(DATA SHOWN):
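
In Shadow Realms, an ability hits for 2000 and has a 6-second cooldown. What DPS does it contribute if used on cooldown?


DPS = damage / cooldown
= 2000 / 6
= 333.33

333.33 DPS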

(TASK TO CARRY OUT):
Reproduce all the data exactly. Include every line.

(SOLUTION TO THIS EXERCISE):
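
In Shadow Realms, an ability hits for 2000 and has a 6-second cooldown. What DPS does it contribute if used on cooldown?


DPS = damage / cooldown
= 2000 / 6
= 333.33

333.33 DPS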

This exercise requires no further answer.